[Start of section]

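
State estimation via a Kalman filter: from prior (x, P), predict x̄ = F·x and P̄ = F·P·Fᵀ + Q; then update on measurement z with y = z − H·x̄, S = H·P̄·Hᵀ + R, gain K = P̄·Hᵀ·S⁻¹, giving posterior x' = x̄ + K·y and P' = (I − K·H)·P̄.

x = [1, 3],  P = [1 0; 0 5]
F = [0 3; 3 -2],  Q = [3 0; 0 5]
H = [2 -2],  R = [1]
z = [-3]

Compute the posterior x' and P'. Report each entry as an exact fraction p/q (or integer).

x̄ = F·x = [9, -3]
P̄ = F·P·Fᵀ + Q = [48 -30; -30 34]
y = z − H·x̄ = [-27]
S = H·P̄·Hᵀ + R = [569]
K = P̄·Hᵀ·S⁻¹ = [156/569; -128/569]
x' = x̄ + K·y = [909/569, 1749/569]
P' = (I − K·H)·P̄ = [2976/569 2898/569; 2898/569 2962/569]

x' = [909/569, 1749/569]
P' = [2976/569 2898/569; 2898/569 2962/569]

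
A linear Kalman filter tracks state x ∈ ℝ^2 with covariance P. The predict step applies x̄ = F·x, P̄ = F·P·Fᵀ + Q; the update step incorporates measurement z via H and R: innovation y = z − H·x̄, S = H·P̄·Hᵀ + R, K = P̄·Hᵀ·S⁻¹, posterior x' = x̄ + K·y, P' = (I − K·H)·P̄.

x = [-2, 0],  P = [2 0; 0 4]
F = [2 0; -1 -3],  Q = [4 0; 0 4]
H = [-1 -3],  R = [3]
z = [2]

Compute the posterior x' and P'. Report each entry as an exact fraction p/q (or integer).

x̄ = F·x = [-4, 2]
P̄ = F·P·Fᵀ + Q = [12 -4; -4 42]
y = z − H·x̄ = [4]
S = H·P̄·Hᵀ + R = [369]
K = P̄·Hᵀ·S⁻¹ = [0; -122/369]
x' = x̄ + K·y = [-4, 250/369]
P' = (I − K·H)·P̄ = [12 -4; -4 614/369]

x' = [-4, 250/369]
P' = [12 -4; -4 614/369]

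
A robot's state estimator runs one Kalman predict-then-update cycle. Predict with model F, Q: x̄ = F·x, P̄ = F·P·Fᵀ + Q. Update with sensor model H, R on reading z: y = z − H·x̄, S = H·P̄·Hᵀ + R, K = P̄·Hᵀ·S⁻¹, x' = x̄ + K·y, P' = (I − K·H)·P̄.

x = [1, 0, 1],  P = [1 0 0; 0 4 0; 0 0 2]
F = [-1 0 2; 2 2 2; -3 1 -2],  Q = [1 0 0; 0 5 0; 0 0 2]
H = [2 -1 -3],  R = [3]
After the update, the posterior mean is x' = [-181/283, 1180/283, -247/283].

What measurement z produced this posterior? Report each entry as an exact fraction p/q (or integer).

x̄ = F·x = [1, 4, -5]
P̄ = F·P·Fᵀ + Q = [10 6 -5; 6 33 -6; -5 -6 23]
S = H·P̄·Hᵀ + R = [283]
K = P̄·Hᵀ·S⁻¹ = [29/283; -3/283; -73/283]
x' − x̄ = [-464/283, 48/283, 1168/283] = K·y
y = (KᵀK)⁻¹·Kᵀ·(x' − x̄) = [-16]
z = y + H·x̄ = [-16] + [13] = [-3]

z = [-3]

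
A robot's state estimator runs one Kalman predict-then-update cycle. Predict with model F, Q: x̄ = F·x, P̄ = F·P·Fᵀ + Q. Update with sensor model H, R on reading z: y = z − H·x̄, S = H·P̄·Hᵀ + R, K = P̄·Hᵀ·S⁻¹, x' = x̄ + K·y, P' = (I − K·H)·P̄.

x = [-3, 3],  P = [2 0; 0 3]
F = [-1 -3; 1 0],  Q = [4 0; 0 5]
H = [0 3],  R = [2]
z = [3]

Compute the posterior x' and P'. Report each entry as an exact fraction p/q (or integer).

x̄ = F·x = [-6, -3]
P̄ = F·P·Fᵀ + Q = [33 -2; -2 7]
y = z − H·x̄ = [12]
S = H·P̄·Hᵀ + R = [65]
K = P̄·Hᵀ·S⁻¹ = [-6/65; 21/65]
x' = x̄ + K·y = [-462/65, 57/65]
P' = (I − K·H)·P̄ = [2109/65 -4/65; -4/65 14/65]

x' = [-462/65, 57/65]
P' = [2109/65 -4/65; -4/65 14/65]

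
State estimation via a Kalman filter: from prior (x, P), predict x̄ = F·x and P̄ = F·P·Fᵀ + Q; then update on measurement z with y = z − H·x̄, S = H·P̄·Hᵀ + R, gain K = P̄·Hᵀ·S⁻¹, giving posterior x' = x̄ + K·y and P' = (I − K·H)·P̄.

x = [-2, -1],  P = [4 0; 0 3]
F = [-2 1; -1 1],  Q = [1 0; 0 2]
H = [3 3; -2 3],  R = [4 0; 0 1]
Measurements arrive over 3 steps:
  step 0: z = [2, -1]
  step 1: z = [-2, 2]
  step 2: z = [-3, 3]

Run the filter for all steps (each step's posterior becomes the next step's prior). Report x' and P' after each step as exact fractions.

step 0: x' = [4358/6927, 452/6927], P' = [2735/13854 929/13854; 929/13854 1511/13854]
step 1: x' = [-10717248/12604091, 1155822/12604091], P' = [2241446/12604091 733806/12604091; 733806/12604091 1315434/12604091]
step 2: x' = [-3208431049/3720097283, 1185221762/3720097283], P' = [1977929410/11160291849 647097322/11160291849; 647097322/11160291849 1163705950/11160291849]

step 0: x̄ = F·x = [3, 1]
step 0: P̄ = F·P·Fᵀ + Q = [20 11; 11 9]
step 0: y = z − H·x̄ = [-10, 2]
step 0: S = H·P̄·Hᵀ + R = [463 -6; -6 30]
step 0: K = P̄·Hᵀ·S⁻¹ = [458/2309 -2683/13854; 305/2309 2675/13854]
step 0: x' = x̄ + K·y = [4358/6927, 452/6927]
step 0: P' = (I − K·H)·P̄ = [2735/13854 929/13854; 929/13854 1511/13854]
step 1: x̄ = F·x = [-8264/6927, -1302/2309]
step 1: P̄ = F·P·Fᵀ + Q = [22589/13854 699/2309; 699/2309 5016/2309]
step 1: y = z − H·x̄ = [7552/2309, 9044/6927]
step 1: S = H·P̄·Hᵀ + R = [201691/4618 24652/2309; 24652/2309 162373/6927]
step 1: K = P̄·Hᵀ·S⁻¹ = [2231439/12604091 -2281474/12604091; 1536930/12604091 2478690/12604091]
step 1: x' = x̄ + K·y = [-10717248/12604091, 1155822/12604091]
step 1: P' = (I − K·H)·P̄ = [2241446/12604091 733806/12604091; 733806/12604091 1315434/12604091]
step 2: x̄ = F·x = [22590318/12604091, 11873070/12604091]
step 2: P̄ = F·P·Fᵀ + Q = [19950085/12604091 3596908/12604091; 3596908/12604091 27297450/12604091]
step 2: y = z − H·x̄ = [-141202437/12604091, 47373699/12604091]
step 2: S = H·P̄·Hᵀ + R = [540388523/12604091 136767264/12604091; 136767264/12604091 294918585/12604091]
step 2: K = P̄·Hᵀ·S⁻¹ = [656256683/3720097283 -2014566854/11160291849; 452700818/3720097283 2196923206/11160291849]
step 2: x' = x̄ + K·y = [-3208431049/3720097283, 1185221762/3720097283]
step 2: P' = (I − K·H)·P̄ = [1977929410/11160291849 647097322/11160291849; 647097322/11160291849 1163705950/11160291849]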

[End of section]

# WORK TO BE COMPLETED:
Word for word, give back the data shown above.

# WRITTEN ANSWER:
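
State estimation via a Kalman filter: from prior (x, P), predict x̄ = F·x and P̄ = F·P·Fᵀ + Q; then update on measurement z with y = z − H·x̄, S = H·P̄·Hᵀ + R, gain K = P̄·Hᵀ·S⁻¹, giving posterior x' = x̄ + K·y and P' = (I − K·H)·P̄.

x = [1, 3],  P = [1 0; 0 5]
F = [0 3; 3 -2],  Q = [3 0; 0 5]
H = [2 -2],  R = [1]
z = [-3]

Compute the posterior x' and P'. Report each entry as an exact fraction p/q (or integer).

x̄ = F·x = [9, -3]
P̄ = F·P·Fᵀ + Q = [48 -30; -30 34]
y = z − H·x̄ = [-27]
S = H·P̄·Hᵀ + R = [569]
K = P̄·Hᵀ·S⁻¹ = [156/569; -128/569]
x' = x̄ + K·y = [909/569, 1749/569]
P' = (I − K·H)·P̄ = [2976/569 2898/569; 2898/569 2962/569]

x' = [909/569, 1749/569]
P' = [2976/569 2898/569; 2898/569 2962/569]

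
A linear Kalman filter tracks state x ∈ ℝ^2 with covariance P. The predict step applies x̄ = F·x, P̄ = F·P·Fᵀ + Q; the update step incorporates measurement z via H and R: innovation y = z − H·x̄, S = H·P̄·Hᵀ + R, K = P̄·Hᵀ·S⁻¹, posterior x' = x̄ + K·y, P' = (I − K·H)·P̄.

x = [-2, 0],  P = [2 0; 0 4]
F = [2 0; -1 -3],  Q = [4 0; 0 4]
H = [-1 -3],  R = [3]
z = [2]

Compute the posterior x' and P'. Report each entry as an exact fraction p/q (or integer).

x̄ = F·x = [-4, 2]
P̄ = F·P·Fᵀ + Q = [12 -4; -4 42]
y = z − H·x̄ = [4]
S = H·P̄·Hᵀ + R = [369]
K = P̄·Hᵀ·S⁻¹ = [0; -122/369]
x' = x̄ + K·y = [-4, 250/369]
P' = (I − K·H)·P̄ = [12 -4; -4 614/369]

x' = [-4, 250/369]
P' = [12 -4; -4 614/369]

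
A robot's state estimator runs one Kalman predict-then-update cycle. Predict with model F, Q: x̄ = F·x, P̄ = F·P·Fᵀ + Q. Update with sensor model H, R on reading z: y = z − H·x̄, S = H·P̄·Hᵀ + R, K = P̄·Hᵀ·S⁻¹, x' = x̄ + K·y, P' = (I − K·H)·P̄.

x = [1, 0, 1],  P = [1 0 0; 0 4 0; 0 0 2]
F = [-1 0 2; 2 2 2; -3 1 -2],  Q = [1 0 0; 0 5 0; 0 0 2]
H = [2 -1 -3],  R = [3]
After the update, the posterior mean is x' = [-181/283, 1180/283, -247/283].

What measurement z produced this posterior? Report each entry as an exact fraction p/q (or integer).

x̄ = F·x = [1, 4, -5]
P̄ = F·P·Fᵀ + Q = [10 6 -5; 6 33 -6; -5 -6 23]
S = H·P̄·Hᵀ + R = [283]
K = P̄·Hᵀ·S⁻¹ = [29/283; -3/283; -73/283]
x' − x̄ = [-464/283, 48/283, 1168/283] = K·y
y = (KᵀK)⁻¹·Kᵀ·(x' − x̄) = [-16]
z = y + H·x̄ = [-16] + [13] = [-3]

z = [-3]

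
A robot's state estimator runs one Kalman predict-then-update cycle. Predict with model F, Q: x̄ = F·x, P̄ = F·P·Fᵀ + Q. Update with sensor model H, R on reading z: y = z − H·x̄, S = H·P̄·Hᵀ + R, K = P̄·Hᵀ·S⁻¹, x' = x̄ + K·y, P' = (I − K·H)·P̄.

x = [-3, 3],  P = [2 0; 0 3]
F = [-1 -3; 1 0],  Q = [4 0; 0 5]
H = [0 3],  R = [2]
z = [3]

Compute the posterior x' and P'. Report each entry as an exact fraction p/q (or integer).

x̄ = F·x = [-6, -3]
P̄ = F·P·Fᵀ + Q = [33 -2; -2 7]
y = z − H·x̄ = [12]
S = H·P̄·Hᵀ + R = [65]
K = P̄·Hᵀ·S⁻¹ = [-6/65; 21/65]
x' = x̄ + K·y = [-462/65, 57/65]
P' = (I − K·H)·P̄ = [2109/65 -4/65; -4/65 14/65]

x' = [-462/65, 57/65]
P' = [2109/65 -4/65; -4/65 14/65]

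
State estimation via a Kalman filter: from prior (x, P), predict x̄ = F·x and P̄ = F·P·Fᵀ + Q; then update on measurement z with y = z − H·x̄, S = H·P̄·Hᵀ + R, gain K = P̄·Hᵀ·S⁻¹, giving posterior x' = x̄ + K·y and P' = (I − K·H)·P̄.

x = [-2, -1],  P = [4 0; 0 3]
F = [-2 1; -1 1],  Q = [1 0; 0 2]
H = [3 3; -2 3],  R = [4 0; 0 1]
Measurements arrive over 3 steps:
  step 0: z = [2, -1]
  step 1: z = [-2, 2]
  step 2: z = [-3, 3]

Run the filter for all steps (each step's posterior becomes the next step's prior). Report x' and P' after each step as exact fractions.

step 0: x' = [4358/6927, 452/6927], P' = [2735/13854 929/13854; 929/13854 1511/13854]
step 1: x' = [-10717248/12604091, 1155822/12604091], P' = [2241446/12604091 733806/12604091; 733806/12604091 1315434/12604091]
step 2: x' = [-3208431049/3720097283, 1185221762/3720097283], P' = [1977929410/11160291849 647097322/11160291849; 647097322/11160291849 1163705950/11160291849]

step 0: x̄ = F·x = [3, 1]
step 0: P̄ = F·P·Fᵀ + Q = [20 11; 11 9]
step 0: y = z − H·x̄ = [-10, 2]
step 0: S = H·P̄·Hᵀ + R = [463 -6; -6 30]
step 0: K = P̄·Hᵀ·S⁻¹ = [458/2309 -2683/13854; 305/2309 2675/13854]
step 0: x' = x̄ + K·y = [4358/6927, 452/6927]
step 0: P' = (I − K·H)·P̄ = [2735/13854 929/13854; 929/13854 1511/13854]
step 1: x̄ = F·x = [-8264/6927, -1302/2309]
step 1: P̄ = F·P·Fᵀ + Q = [22589/13854 699/2309; 699/2309 5016/2309]
step 1: y = z − H·x̄ = [7552/2309, 9044/6927]
step 1: S = H·P̄·Hᵀ + R = [201691/4618 24652/2309; 24652/2309 162373/6927]
step 1: K = P̄·Hᵀ·S⁻¹ = [2231439/12604091 -2281474/12604091; 1536930/12604091 2478690/12604091]
step 1: x' = x̄ + K·y = [-10717248/12604091, 1155822/12604091]
step 1: P' = (I − K·H)·P̄ = [2241446/12604091 733806/12604091; 733806/12604091 1315434/12604091]
step 2: x̄ = F·x = [22590318/12604091, 11873070/12604091]
step 2: P̄ = F·P·Fᵀ + Q = [19950085/12604091 3596908/12604091; 3596908/12604091 27297450/12604091]
step 2: y = z − H·x̄ = [-141202437/12604091, 47373699/12604091]
step 2: S = H·P̄·Hᵀ + R = [540388523/12604091 136767264/12604091; 136767264/12604091 294918585/12604091]
step 2: K = P̄·Hᵀ·S⁻¹ = [656256683/3720097283 -2014566854/11160291849; 452700818/3720097283 2196923206/11160291849]
step 2: x' = x̄ + K·y = [-3208431049/3720097283, 1185221762/3720097283]
step 2: P' = (I − K·H)·P̄ = [1977929410/11160291849 647097322/11160291849; 647097322/11160291849 1163705950/11160291849]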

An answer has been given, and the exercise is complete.